■ Exercise
Keep only the lines of the data below that contain "tail", and copy them.

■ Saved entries
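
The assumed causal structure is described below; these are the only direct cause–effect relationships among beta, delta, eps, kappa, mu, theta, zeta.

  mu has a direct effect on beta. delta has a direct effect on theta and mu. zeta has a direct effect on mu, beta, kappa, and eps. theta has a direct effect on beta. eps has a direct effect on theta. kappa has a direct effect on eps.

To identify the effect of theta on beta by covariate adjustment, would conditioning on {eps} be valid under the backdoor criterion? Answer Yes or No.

Backdoor paths from theta to beta (paths whose first edge points into theta):
  P1: theta <- delta -> mu <- zeta -> beta
  P2: theta <- delta -> mu -> beta
  P3: theta <- eps <- zeta -> mu -> beta
  P4: theta <- eps <- zeta -> beta
  P5: theta <- eps <- kappa <- zeta -> mu -> beta
  P6: theta <- eps <- kappa <- zeta -> beta
Condition 1 (no descendant of theta in the set): holds — descendants of theta are {beta}; none are in {eps}.
Condition 2 (every backdoor path blocked by {eps}):
  P1: blocked at collider mu (neither it nor any descendant is in the conditioning set).
  P2: open — no interior node is in the conditioning set.
  P3: blocked at chain node eps ∈ conditioning set.
  P4: blocked at chain node eps ∈ conditioning set.
  P5: blocked at chain node eps ∈ conditioning set.
  P6: blocked at chain node eps ∈ conditioning set.
{eps} does not satisfy the backdoor criterion.

No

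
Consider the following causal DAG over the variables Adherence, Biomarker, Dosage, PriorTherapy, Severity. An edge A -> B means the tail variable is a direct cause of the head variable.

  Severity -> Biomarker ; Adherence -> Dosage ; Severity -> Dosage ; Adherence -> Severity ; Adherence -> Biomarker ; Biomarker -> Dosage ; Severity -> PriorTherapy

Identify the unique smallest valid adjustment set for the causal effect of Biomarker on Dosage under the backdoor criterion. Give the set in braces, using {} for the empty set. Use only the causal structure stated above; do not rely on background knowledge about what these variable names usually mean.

Variables eligible for adjustment (non-descendants of Biomarker, excluding Biomarker and Dosage): {Adherence, PriorTherapy, Severity}.
Backdoor paths from Biomarker to Dosage:
  P1: Biomarker <- Adherence -> Severity -> Dosage
  P2: Biomarker <- Adherence -> Dosage
  P3: Biomarker <- Severity <- Adherence -> Dosage
  P4: Biomarker <- Severity -> Dosage
The empty set is not sufficient: P1 (Biomarker <- Adherence -> Severity -> Dosage) has no collider blocking it and no conditioned non-collider, so it is open.
Try {Adherence, Severity}:
  P1: blocked at fork node Adherence ∈ conditioning set.
  P2: blocked at fork node Adherence ∈ conditioning set.
  P3: blocked at chain node Severity ∈ conditioning set.
  P4: blocked at fork node Severity ∈ conditioning set.
{Adherence, Severity} contains no descendant of Biomarker and blocks every backdoor path.
Every element of {Adherence, Severity} is needed (dropping Adherence leaves P2 open; dropping Severity leaves P4 open), so no proper subset is valid.
Among all size-2 subsets of the eligible variables, only {Adherence, Severity} blocks every backdoor path, so it is the unique smallest valid adjustment set.

{Adherence, Severity}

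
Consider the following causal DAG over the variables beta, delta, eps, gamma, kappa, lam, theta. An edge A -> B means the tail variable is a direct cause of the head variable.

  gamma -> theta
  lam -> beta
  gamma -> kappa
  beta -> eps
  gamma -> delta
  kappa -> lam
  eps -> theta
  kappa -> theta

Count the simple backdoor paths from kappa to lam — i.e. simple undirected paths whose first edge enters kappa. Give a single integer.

1

A backdoor path from kappa to lam is any simple undirected path whose first edge points into kappa (i.e. leaves kappa via a parent).
Parents of kappa: {gamma}.
Enumerating:
  P1: kappa <- gamma -> theta <- eps <- beta <- lam
That exhausts the simple backdoor paths. Count: 1.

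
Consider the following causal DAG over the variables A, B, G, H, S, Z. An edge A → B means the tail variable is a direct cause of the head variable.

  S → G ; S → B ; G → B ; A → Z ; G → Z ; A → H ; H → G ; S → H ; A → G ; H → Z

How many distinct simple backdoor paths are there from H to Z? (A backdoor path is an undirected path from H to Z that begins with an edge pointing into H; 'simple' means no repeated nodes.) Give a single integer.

6

A backdoor path from H to Z is any simple undirected path whose first edge points into H (i.e. leaves H via a parent).
Parents of H: {A, S}.
Enumerating:
  P1: H <- S -> G <- A -> Z
  P2: H <- S -> G -> Z
  P3: H <- S -> B <- G <- A -> Z
  P4: H <- S -> B <- G -> Z
  P5: H <- A -> G -> Z
  P6: H <- A -> Z
That exhausts the simple backdoor paths. Count: 6.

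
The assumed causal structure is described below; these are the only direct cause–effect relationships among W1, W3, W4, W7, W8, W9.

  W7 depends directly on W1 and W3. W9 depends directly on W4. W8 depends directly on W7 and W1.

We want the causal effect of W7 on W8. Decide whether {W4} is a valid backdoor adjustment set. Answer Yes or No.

No

Backdoor paths from W7 to W8 (paths whose first edge points into W7):
  P1: W7 <- W1 -> W8
Condition 1 (no descendant of W7 in the set): holds — descendants of W7 are {W8}; none are in {W4}.
Condition 2 (every backdoor path blocked by {W4}):
  P1: open — no interior node is in the conditioning set.
{W4} does not satisfy the backdoor criterion.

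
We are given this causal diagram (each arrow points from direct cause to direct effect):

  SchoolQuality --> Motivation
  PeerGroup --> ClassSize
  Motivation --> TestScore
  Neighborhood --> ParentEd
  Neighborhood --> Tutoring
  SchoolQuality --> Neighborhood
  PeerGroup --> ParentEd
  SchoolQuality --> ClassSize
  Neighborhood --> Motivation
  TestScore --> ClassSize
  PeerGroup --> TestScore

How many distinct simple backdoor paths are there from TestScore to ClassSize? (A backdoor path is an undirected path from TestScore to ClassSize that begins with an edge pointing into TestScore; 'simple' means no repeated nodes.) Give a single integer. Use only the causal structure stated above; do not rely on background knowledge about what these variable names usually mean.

A backdoor path from TestScore to ClassSize is any simple undirected path whose first edge points into TestScore (i.e. leaves TestScore via a parent).
Parents of TestScore: {Motivation, PeerGroup}.
Enumerating:
  P1: TestScore <- PeerGroup -> ParentEd <- Neighborhood <- SchoolQuality -> ClassSize
  P2: TestScore <- PeerGroup -> ParentEd <- Neighborhood -> Motivation <- SchoolQuality -> ClassSize
  P3: TestScore <- PeerGroup -> ClassSize
  P4: TestScore <- Motivation <- SchoolQuality -> Neighborhood -> ParentEd <- PeerGroup -> ClassSize
  P5: TestScore <- Motivation <- SchoolQuality -> ClassSize
  P6: TestScore <- Motivation <- Neighborhood <- SchoolQuality -> ClassSize
  P7: TestScore <- Motivation <- Neighborhood -> ParentEd <- PeerGroup -> ClassSize
That exhausts the simple backdoor paths. Count: 7.

7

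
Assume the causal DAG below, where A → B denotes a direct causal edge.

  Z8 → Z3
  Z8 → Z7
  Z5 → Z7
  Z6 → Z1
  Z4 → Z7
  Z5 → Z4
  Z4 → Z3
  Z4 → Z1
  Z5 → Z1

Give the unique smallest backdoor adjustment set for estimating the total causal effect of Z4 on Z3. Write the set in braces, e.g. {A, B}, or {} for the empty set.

{}

Variables eligible for adjustment (non-descendants of Z4, excluding Z4 and Z3): {Z5, Z6, Z8}.
Backdoor paths from Z4 to Z3:
  P1: Z4 <- Z5 -> Z7 <- Z8 -> Z3
Each backdoor path contains an unconditioned collider, so every path is already blocked with the empty conditioning set:
  P1: blocked at collider Z7 (neither it nor any descendant is in the conditioning set).
The empty set is therefore the unique smallest valid set.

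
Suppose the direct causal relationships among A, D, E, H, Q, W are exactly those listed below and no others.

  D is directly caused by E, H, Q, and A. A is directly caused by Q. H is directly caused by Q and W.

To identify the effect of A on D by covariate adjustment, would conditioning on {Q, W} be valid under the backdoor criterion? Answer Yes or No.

Backdoor paths from A to D (paths whose first edge points into A):
  P1: A <- Q -> H -> D
  P2: A <- Q -> D
Condition 1 (no descendant of A in the set): holds — descendants of A are {D}; none are in {Q, W}.
Condition 2 (every backdoor path blocked by {Q, W}):
  P1: blocked at fork node Q ∈ conditioning set.
  P2: blocked at fork node Q ∈ conditioning set.
{Q, W} satisfies the backdoor criterion.

Yes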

■ Written solution
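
Consider the following causal DAG over the variables Adherence, Biomarker, Dosage, PriorTherapy, Severity. An edge A -> B means the tail variable is a direct cause of the head variable.
Consider the following causal DAG over the variables beta, delta, eps, gamma, kappa, lam, theta. An edge A -> B means the tail variable is a direct cause of the head variable.
Consider the following causal DAG over the variables A, B, G, H, S, Z. An edge A → B means the tail variable is a direct cause of the head variable.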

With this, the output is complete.